-- Opening Marker --

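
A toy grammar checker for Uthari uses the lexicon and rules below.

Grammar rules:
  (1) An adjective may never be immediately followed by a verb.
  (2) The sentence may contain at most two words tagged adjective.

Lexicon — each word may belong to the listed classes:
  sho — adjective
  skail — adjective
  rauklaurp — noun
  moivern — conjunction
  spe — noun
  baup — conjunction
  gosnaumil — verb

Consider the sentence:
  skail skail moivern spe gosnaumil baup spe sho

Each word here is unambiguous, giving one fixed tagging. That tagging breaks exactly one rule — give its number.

2

Fixed tagging: adjective adjective conjunction noun verb conjunction noun adjective.
Applying the rules: R1 pass, R2 fail.
Only rule 2 fails.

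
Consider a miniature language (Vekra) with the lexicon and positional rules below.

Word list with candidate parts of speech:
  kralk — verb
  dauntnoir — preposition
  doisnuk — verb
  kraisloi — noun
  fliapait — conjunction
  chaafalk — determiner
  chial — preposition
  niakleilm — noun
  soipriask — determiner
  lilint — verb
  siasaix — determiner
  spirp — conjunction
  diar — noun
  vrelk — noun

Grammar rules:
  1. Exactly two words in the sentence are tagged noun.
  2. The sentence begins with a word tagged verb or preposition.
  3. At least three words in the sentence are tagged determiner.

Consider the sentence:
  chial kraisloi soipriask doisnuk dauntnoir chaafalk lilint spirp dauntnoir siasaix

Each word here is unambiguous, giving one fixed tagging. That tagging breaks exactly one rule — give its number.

Fixed tagging: preposition noun determiner verb preposition determiner verb conjunction preposition determiner.
Applying the rules: R1 ✗, R2 ✓, R3 ✓.
Only rule 1 fails.

1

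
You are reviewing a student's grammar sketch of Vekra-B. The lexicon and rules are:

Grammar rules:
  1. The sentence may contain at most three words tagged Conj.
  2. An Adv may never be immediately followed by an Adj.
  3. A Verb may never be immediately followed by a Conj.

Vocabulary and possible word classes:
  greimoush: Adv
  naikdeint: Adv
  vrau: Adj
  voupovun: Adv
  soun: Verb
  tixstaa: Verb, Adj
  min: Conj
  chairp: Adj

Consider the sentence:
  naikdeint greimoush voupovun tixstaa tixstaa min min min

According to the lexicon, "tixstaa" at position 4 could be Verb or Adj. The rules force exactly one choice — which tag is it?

Verb

Candidates per position — 1:naikdeint {Adv}; 2:greimoush {Adv}; 3:voupovun {Adv}; 4:tixstaa {Verb,Adj}; 5:tixstaa {Verb,Adj}; 6:min {Conj}; 7:min {Conj}; 8:min {Conj}.
Word 4 cannot be Adj — rule 2 would then fail for every completion. It is Verb.
Word 5 cannot be Verb — rule 3 would then fail for every completion. It is Adj.
So the tagging must be: Adv Adv Adv Verb Adj Conj Conj Conj.
Checking: rule 1 ✓; rule 2 ✓; rule 3 ✓.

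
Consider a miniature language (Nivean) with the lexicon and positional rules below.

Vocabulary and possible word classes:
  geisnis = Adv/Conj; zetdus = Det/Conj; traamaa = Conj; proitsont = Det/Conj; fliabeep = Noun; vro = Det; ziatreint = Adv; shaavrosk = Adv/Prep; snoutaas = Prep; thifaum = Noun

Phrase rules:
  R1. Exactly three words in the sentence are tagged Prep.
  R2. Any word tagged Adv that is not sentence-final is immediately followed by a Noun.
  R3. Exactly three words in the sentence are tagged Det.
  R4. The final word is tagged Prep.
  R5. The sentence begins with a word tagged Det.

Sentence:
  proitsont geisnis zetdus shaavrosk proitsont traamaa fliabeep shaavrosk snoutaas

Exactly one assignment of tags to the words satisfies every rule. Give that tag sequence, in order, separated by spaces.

Det Conj Det Prep Det Conj Noun Prep Prep

Candidates per position — 1:proitsont {Det,Conj}; 2:geisnis {Adv,Conj}; 3:zetdus {Det,Conj}; 4:shaavrosk {Adv,Prep}; 5:proitsont {Det,Conj}; 6:traamaa {Conj}; 7:fliabeep {Noun}; 8:shaavrosk {Adv,Prep}; 9:snoutaas {Prep}.
Position 1: Conj is ruled out by rule 3; that leaves Det.
Position 2: Adv is ruled out by rule 2; that leaves Conj.
Position 3: Conj is ruled out by rule 3; that leaves Det.
Position 4: Adv is ruled out by rule 1; that leaves Prep.
Position 5: Conj is ruled out by rule 3; that leaves Det.
Position 8: Adv is ruled out by rule 1; that leaves Prep.
The unique satisfying tagging is: Det Conj Det Prep Det Conj Noun Prep Prep.
Check: rule 1 holds; rule 2 holds; rule 3 holds; rule 4 holds; rule 5 holds.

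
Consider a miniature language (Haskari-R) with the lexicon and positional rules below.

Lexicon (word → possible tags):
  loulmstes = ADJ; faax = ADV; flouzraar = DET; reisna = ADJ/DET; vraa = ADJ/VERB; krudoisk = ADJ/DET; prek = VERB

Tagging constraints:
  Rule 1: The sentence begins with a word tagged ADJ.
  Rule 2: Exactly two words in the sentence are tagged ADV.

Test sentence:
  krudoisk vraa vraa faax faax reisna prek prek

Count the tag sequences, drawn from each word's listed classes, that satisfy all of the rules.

Candidates per position — 1:krudoisk {ADJ,DET}; 2:vraa {ADJ,VERB}; 3:vraa {ADJ,VERB}; 4:faax {ADV}; 5:faax {ADV}; 6:reisna {ADJ,DET}; 7:prek {VERB}; 8:prek {VERB}.
There are 16 candidate sequences in total.
Checking each against the rules leaves 8 sequences.
Count = 8.

8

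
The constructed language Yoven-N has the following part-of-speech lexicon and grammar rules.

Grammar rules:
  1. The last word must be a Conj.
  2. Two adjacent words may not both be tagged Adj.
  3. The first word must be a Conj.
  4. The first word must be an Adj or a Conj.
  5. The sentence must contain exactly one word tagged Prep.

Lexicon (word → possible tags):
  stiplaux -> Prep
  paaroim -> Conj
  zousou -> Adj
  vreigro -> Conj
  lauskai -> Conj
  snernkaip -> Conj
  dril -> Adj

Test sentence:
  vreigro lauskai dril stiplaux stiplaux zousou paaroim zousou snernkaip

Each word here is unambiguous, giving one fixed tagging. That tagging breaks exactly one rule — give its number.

5

Fixed tagging: Conj Conj Adj Prep Prep Adj Conj Adj Conj.
Rule check: R1 holds, R2 holds, R3 holds, R4 holds, R5 violated.
Only rule 5 fails.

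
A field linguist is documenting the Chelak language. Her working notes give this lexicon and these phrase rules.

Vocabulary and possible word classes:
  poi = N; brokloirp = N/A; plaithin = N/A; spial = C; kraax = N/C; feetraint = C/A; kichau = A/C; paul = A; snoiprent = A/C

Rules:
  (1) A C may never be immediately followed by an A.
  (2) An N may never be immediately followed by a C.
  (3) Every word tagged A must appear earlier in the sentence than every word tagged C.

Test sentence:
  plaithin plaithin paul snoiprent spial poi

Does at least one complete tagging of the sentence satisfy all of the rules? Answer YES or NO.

YES

Candidates per position — 1:plaithin {N,A}; 2:plaithin {N,A}; 3:paul {A}; 4:snoiprent {A,C}; 5:spial {C}; 6:poi {N}.
One satisfying assignment: N A A C C N.
Check: rule 1 ✓; rule 2 ✓; rule 3 ✓.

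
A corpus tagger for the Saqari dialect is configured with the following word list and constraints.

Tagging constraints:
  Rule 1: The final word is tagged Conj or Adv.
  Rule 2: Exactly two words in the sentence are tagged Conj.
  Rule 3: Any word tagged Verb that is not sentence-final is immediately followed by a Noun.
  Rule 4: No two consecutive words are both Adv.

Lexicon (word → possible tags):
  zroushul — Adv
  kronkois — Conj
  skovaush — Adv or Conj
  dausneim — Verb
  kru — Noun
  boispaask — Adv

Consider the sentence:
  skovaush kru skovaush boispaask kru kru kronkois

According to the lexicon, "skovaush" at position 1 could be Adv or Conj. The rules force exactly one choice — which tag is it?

Adv

Candidates per position — 1:skovaush {Adv,Conj}; 2:kru {Noun}; 3:skovaush {Adv,Conj}; 4:boispaask {Adv}; 5:kru {Noun}; 6:kru {Noun}; 7:kronkois {Conj}.
If word 3 were Adv, no tagging could satisfy rule 4; so word 3 is Conj.
If word 1 were Conj, no tagging could satisfy rule 2; so word 1 is Adv.
That leaves exactly one tagging: Adv Noun Conj Adv Noun Noun Conj.
Checking: rule 1 holds; rule 2 holds; rule 3 holds; rule 4 holds.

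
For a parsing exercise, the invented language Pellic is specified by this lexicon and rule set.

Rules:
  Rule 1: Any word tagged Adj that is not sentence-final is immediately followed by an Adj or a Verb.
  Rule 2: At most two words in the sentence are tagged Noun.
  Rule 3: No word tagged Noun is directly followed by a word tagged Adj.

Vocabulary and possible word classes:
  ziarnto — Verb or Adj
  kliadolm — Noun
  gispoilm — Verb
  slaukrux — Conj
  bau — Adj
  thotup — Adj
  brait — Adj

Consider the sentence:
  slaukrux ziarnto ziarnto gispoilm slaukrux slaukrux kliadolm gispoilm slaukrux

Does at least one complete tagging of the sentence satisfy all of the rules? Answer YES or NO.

Candidates per position — 1:slaukrux {Conj}; 2:ziarnto {Verb,Adj}; 3:ziarnto {Verb,Adj}; 4:gispoilm {Verb}; 5:slaukrux {Conj}; 6:slaukrux {Conj}; 7:kliadolm {Noun}; 8:gispoilm {Verb}; 9:slaukrux {Conj}.
One satisfying assignment: Conj Adj Verb Verb Conj Conj Noun Verb Conj.
Verifying each rule — rule 1 ✓; rule 2 ✓; rule 3 ✓.

YES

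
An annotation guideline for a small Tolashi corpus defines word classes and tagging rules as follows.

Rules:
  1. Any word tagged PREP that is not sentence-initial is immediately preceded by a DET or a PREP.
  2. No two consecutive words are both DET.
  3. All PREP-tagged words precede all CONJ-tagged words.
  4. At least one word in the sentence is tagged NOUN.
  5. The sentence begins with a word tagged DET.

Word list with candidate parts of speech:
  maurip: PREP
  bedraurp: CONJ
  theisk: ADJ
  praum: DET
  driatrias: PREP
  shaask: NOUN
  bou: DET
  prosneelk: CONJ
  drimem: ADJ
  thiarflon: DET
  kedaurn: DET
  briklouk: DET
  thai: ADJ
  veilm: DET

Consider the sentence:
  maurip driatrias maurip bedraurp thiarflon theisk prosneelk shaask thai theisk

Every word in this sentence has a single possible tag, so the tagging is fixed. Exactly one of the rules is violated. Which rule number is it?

Fixed tagging: PREP PREP PREP CONJ DET ADJ CONJ NOUN ADJ ADJ.
Applying the rules: R1 holds, R2 holds, R3 holds, R4 holds, R5 violated.
Only rule 5 fails.

5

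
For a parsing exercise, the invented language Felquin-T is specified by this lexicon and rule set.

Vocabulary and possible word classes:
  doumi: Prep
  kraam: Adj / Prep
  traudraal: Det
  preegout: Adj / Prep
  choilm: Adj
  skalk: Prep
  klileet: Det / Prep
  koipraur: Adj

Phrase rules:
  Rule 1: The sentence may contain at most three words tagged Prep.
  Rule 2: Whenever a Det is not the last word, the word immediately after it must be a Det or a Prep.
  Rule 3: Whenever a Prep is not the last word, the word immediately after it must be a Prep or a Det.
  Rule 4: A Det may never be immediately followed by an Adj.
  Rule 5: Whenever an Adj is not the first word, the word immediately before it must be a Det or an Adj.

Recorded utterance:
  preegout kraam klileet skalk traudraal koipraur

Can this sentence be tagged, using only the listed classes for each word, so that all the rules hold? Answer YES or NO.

Candidates per position — 1:preegout {Adj,Prep}; 2:kraam {Adj,Prep}; 3:klileet {Det,Prep}; 4:skalk {Prep}; 5:traudraal {Det}; 6:koipraur {Adj}.
Rule 2 cannot be satisfied by any choice of tags from the lexicon.
So there is no consistent tagging.

NO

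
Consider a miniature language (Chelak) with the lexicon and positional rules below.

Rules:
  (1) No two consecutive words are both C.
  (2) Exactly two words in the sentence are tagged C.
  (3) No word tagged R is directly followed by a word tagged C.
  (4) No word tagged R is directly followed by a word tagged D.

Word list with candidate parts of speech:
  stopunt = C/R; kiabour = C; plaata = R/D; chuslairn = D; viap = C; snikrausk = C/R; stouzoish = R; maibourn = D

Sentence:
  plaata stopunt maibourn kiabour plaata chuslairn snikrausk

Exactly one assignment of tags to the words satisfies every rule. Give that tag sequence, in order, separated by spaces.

D C D C D D R

Candidates per position — 1:plaata {R,D}; 2:stopunt {C,R}; 3:maibourn {D}; 4:kiabour {C}; 5:plaata {R,D}; 6:chuslairn {D}; 7:snikrausk {C,R}.
At position 2, choosing R makes rule 4 impossible to satisfy; hence C.
At position 5, choosing R makes rule 4 impossible to satisfy; hence D.
At position 7, choosing C makes rule 2 impossible to satisfy; hence R.
At position 1, choosing R makes rule 3 impossible to satisfy; hence D.
The only consistent sequence is: D C D C D D R.
Checking: rule 1 ok; rule 2 ok; rule 3 ok; rule 4 ok.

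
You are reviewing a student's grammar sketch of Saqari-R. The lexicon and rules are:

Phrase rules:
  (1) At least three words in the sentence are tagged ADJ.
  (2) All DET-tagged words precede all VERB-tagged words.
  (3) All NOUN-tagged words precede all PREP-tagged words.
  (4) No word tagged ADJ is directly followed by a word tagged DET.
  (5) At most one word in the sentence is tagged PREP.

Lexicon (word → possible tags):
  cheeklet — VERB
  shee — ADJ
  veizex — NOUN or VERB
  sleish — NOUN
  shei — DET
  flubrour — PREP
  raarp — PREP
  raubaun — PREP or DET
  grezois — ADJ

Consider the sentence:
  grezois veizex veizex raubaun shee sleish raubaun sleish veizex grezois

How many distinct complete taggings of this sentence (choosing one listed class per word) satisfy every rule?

Candidates per position — 1:grezois {ADJ}; 2:veizex {NOUN,VERB}; 3:veizex {NOUN,VERB}; 4:raubaun {PREP,DET}; 5:shee {ADJ}; 6:sleish {NOUN}; 7:raubaun {PREP,DET}; 8:sleish {NOUN}; 9:veizex {NOUN,VERB}; 10:grezois {ADJ}.
There are 32 candidate sequences in total.
The sequences that satisfy every rule: ADJ NOUN NOUN DET ADJ NOUN DET NOUN NOUN ADJ; ADJ NOUN NOUN DET ADJ NOUN DET NOUN VERB ADJ.
Count = 2.

2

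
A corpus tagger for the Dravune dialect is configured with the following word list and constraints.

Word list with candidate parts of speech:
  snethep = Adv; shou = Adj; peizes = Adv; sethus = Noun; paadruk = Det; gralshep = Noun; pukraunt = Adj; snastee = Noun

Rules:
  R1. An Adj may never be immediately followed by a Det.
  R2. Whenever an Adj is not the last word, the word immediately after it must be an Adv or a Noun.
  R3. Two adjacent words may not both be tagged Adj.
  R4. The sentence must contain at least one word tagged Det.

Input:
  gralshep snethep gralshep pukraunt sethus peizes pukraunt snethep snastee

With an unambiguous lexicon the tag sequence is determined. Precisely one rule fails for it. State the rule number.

4

Fixed tagging: Noun Adv Noun Adj Noun Adv Adj Adv Noun.
Applying the rules: R1 ok, R2 ok, R3 ok, R4 fails.
Only rule 4 fails.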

-- Closing Marker --

Goal of the exercise: Your task is to gather all lines from the entries above that hold the word "after".

Written solution:
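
  Rule 2: Whenever a Det is not the last word, the word immediately after it must be a Det or a Prep.
  Rule 3: Whenever a Prep is not the last word, the word immediately after it must be a Prep or a Det.
  R2. Whenever an Adj is not the last word, the word immediately after it must be an Adv or a Noun.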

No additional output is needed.